Items from a dataset:
□ □ □
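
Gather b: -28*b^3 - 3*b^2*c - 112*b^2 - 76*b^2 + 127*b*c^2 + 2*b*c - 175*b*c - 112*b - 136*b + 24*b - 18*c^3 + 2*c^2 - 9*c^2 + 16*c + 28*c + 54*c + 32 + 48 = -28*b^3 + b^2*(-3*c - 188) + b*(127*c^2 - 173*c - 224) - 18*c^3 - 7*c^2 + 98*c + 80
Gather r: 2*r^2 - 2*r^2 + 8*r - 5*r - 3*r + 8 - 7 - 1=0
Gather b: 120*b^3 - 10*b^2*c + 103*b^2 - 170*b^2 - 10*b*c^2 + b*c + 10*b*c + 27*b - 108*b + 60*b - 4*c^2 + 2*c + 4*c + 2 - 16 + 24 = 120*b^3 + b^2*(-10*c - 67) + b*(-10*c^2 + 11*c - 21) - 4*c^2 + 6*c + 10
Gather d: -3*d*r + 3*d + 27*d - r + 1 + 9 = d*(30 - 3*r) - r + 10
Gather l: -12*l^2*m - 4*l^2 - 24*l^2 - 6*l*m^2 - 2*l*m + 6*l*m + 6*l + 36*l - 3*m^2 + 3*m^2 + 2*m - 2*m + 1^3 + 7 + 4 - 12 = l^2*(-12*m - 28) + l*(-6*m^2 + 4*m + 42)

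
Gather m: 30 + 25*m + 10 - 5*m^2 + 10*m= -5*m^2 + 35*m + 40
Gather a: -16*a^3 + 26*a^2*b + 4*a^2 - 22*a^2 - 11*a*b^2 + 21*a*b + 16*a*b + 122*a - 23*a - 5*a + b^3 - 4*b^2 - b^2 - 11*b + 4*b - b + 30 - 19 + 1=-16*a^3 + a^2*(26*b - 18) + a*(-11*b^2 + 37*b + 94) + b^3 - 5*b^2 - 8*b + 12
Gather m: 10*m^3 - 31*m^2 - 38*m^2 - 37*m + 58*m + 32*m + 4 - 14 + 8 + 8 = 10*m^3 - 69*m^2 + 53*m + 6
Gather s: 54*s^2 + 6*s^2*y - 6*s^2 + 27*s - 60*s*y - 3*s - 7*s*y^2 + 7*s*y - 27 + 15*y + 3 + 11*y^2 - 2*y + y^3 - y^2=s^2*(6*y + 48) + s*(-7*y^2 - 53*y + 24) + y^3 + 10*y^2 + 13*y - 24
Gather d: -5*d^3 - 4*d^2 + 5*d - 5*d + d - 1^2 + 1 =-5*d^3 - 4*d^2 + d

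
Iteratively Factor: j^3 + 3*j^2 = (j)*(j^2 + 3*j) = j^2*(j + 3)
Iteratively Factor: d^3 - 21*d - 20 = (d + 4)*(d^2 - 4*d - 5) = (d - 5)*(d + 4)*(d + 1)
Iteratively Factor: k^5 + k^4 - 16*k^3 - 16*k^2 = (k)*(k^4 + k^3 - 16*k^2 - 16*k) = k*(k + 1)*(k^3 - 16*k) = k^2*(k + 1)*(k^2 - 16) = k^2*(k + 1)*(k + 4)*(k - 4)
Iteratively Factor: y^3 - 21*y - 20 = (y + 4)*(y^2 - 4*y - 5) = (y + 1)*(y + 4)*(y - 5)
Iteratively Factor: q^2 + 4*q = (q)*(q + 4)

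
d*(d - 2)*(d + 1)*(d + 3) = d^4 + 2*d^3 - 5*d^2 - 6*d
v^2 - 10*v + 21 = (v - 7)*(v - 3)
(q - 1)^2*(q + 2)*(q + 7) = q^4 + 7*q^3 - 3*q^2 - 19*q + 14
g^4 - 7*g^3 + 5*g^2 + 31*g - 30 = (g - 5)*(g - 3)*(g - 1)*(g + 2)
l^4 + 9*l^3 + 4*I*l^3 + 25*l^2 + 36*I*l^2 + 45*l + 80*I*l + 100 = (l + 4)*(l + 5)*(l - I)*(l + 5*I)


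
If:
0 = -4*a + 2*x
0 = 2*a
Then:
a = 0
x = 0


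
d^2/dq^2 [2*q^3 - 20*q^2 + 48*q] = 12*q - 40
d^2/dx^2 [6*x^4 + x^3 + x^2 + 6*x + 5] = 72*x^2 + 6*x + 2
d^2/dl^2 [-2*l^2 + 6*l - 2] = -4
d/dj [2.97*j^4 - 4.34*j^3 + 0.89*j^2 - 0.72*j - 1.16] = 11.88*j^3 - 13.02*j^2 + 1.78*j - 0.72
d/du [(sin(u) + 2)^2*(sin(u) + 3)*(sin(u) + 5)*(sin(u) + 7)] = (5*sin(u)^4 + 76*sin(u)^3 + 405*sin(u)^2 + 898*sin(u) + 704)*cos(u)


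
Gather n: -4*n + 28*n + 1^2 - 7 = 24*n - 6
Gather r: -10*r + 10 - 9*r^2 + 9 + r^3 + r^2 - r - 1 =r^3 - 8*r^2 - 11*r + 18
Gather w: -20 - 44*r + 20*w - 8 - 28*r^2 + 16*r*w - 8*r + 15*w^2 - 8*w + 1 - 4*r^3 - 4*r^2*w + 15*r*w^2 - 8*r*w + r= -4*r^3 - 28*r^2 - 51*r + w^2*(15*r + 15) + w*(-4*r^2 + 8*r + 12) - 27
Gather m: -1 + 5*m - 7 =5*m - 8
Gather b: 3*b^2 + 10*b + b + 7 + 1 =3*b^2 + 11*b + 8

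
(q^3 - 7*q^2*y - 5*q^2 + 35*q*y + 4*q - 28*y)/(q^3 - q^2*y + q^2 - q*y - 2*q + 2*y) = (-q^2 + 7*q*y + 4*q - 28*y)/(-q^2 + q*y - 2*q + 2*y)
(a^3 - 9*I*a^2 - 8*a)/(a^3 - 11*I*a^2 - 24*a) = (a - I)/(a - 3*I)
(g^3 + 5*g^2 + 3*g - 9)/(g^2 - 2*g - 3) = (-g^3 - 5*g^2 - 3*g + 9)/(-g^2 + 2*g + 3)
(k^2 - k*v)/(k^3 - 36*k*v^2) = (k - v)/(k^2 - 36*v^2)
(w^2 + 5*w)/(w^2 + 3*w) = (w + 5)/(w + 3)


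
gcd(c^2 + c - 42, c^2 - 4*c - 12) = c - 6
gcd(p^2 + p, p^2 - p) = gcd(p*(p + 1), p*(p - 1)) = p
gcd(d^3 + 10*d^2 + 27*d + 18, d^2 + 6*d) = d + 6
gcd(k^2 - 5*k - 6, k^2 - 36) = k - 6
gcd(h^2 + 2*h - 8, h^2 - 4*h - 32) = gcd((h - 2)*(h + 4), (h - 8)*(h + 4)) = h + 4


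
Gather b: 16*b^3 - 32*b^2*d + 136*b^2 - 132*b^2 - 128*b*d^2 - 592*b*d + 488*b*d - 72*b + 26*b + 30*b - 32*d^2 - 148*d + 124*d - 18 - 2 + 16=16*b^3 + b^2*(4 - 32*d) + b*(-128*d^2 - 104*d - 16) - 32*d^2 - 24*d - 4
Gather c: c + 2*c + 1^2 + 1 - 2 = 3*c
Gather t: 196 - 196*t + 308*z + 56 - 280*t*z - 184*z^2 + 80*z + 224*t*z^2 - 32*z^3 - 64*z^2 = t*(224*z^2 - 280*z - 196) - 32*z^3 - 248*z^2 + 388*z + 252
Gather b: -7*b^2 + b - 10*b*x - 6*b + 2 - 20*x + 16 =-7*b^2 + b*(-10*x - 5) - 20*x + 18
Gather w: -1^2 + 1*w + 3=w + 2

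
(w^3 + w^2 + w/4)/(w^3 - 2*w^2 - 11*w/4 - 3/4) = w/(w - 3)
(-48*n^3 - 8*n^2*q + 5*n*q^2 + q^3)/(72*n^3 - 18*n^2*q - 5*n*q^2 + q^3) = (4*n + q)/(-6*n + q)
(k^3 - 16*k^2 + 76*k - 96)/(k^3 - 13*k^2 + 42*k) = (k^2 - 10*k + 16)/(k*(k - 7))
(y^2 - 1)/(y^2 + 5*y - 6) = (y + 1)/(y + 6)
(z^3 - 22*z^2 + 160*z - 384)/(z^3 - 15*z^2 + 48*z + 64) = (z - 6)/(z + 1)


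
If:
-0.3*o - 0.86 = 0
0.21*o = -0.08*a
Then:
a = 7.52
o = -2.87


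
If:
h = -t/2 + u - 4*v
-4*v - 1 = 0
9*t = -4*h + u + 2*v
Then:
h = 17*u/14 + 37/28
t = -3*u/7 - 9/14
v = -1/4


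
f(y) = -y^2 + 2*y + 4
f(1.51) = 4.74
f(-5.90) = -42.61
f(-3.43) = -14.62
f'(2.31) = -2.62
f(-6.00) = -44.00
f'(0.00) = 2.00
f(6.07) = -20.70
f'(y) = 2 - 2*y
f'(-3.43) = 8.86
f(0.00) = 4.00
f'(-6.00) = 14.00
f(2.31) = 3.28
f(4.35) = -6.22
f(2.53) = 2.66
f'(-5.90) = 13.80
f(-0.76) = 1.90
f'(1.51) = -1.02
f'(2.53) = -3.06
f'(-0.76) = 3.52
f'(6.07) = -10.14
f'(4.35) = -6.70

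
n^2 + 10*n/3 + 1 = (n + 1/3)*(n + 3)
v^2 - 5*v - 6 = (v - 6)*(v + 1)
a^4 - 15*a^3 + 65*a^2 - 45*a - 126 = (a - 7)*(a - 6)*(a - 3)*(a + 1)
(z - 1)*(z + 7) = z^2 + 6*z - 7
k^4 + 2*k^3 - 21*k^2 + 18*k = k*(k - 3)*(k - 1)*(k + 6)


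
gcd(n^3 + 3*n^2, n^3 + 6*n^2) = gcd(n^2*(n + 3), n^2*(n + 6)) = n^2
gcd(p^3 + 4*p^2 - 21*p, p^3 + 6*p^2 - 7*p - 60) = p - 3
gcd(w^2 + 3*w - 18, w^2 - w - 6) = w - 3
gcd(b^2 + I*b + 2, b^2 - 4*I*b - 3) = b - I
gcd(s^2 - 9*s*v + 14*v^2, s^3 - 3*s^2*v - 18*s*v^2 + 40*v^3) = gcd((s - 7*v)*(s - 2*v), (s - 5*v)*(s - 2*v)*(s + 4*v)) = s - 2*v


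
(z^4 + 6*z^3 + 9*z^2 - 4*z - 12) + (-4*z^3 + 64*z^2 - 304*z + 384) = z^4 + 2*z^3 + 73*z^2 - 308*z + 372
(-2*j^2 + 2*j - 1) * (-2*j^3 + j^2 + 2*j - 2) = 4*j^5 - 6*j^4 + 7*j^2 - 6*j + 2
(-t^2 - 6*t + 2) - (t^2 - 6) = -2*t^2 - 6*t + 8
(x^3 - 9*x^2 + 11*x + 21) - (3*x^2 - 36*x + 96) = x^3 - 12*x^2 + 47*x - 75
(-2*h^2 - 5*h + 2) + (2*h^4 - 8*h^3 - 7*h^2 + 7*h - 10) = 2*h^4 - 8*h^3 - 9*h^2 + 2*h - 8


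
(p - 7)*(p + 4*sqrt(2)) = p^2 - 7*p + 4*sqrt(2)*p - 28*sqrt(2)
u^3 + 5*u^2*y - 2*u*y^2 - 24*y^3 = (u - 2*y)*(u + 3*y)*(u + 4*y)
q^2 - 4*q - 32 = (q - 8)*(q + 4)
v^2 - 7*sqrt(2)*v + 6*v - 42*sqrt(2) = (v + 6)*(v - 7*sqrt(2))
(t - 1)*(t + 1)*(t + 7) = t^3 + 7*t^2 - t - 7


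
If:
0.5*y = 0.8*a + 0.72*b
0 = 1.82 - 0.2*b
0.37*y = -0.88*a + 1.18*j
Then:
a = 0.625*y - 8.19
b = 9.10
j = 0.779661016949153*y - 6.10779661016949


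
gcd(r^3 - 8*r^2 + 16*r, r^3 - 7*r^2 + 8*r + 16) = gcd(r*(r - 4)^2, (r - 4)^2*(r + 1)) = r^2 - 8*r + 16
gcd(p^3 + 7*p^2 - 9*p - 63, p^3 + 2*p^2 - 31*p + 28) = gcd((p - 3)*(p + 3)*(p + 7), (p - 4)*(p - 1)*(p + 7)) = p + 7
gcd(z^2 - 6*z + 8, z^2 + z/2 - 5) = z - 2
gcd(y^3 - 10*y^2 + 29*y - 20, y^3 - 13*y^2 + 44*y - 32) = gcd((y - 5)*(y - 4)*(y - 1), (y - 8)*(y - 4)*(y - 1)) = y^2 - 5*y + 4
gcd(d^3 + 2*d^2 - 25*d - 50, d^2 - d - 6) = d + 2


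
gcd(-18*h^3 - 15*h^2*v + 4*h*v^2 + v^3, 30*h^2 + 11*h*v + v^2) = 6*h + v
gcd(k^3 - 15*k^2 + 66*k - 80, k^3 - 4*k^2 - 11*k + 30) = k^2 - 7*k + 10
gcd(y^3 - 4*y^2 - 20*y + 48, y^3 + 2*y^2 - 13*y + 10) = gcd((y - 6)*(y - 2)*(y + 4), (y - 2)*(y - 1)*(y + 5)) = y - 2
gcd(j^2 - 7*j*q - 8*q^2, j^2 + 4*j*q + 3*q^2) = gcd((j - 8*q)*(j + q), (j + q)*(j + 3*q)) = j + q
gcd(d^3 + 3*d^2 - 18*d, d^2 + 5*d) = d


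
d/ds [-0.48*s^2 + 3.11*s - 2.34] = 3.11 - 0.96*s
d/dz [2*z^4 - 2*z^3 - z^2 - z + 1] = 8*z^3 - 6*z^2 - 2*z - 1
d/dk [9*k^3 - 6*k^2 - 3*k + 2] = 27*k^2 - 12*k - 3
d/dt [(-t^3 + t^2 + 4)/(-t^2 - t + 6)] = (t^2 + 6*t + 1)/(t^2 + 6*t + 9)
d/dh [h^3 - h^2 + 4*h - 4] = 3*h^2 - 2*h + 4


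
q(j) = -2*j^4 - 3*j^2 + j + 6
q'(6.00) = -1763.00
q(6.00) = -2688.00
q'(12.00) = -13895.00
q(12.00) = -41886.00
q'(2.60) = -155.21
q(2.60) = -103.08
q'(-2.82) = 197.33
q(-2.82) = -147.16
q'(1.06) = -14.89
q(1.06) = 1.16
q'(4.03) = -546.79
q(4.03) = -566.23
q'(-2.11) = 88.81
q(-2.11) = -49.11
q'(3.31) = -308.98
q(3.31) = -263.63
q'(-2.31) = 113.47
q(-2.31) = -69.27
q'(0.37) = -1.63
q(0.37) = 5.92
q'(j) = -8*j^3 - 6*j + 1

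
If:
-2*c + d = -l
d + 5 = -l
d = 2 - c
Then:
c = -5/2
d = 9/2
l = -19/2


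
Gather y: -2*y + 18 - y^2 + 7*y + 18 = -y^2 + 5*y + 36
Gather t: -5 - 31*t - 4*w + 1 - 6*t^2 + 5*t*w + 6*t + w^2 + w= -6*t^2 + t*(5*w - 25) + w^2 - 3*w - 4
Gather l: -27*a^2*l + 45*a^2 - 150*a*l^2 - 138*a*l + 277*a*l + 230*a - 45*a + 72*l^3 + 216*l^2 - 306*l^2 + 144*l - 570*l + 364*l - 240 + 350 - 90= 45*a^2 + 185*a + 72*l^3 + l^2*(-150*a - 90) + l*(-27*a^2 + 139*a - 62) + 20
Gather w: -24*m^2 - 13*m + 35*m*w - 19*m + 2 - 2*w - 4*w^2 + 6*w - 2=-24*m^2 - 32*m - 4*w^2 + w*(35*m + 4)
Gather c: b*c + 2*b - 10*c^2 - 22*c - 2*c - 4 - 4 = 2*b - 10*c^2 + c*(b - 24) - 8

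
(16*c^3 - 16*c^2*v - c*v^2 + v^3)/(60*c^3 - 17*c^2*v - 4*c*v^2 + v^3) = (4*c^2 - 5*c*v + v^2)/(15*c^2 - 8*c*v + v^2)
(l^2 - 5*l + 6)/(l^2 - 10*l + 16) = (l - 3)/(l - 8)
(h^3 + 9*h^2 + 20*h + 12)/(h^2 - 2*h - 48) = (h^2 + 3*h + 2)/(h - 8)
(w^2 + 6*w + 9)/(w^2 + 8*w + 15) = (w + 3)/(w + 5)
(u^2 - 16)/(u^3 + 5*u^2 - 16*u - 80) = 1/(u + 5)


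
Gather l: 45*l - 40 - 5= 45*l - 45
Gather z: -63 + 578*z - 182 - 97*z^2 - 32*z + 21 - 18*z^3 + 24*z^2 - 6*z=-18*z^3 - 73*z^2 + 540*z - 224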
□ □ □
== ABOUT THIS TASK ==
Reproduce the records above exactly, from the first line through the line containing "Gather r: 2*r^2", and output nothing else.

== TASK OUTPUT ==
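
Gather b: -28*b^3 - 3*b^2*c - 112*b^2 - 76*b^2 + 127*b*c^2 + 2*b*c - 175*b*c - 112*b - 136*b + 24*b - 18*c^3 + 2*c^2 - 9*c^2 + 16*c + 28*c + 54*c + 32 + 48 = -28*b^3 + b^2*(-3*c - 188) + b*(127*c^2 - 173*c - 224) - 18*c^3 - 7*c^2 + 98*c + 80
Gather r: 2*r^2 - 2*r^2 + 8*r - 5*r - 3*r + 8 - 7 - 1=0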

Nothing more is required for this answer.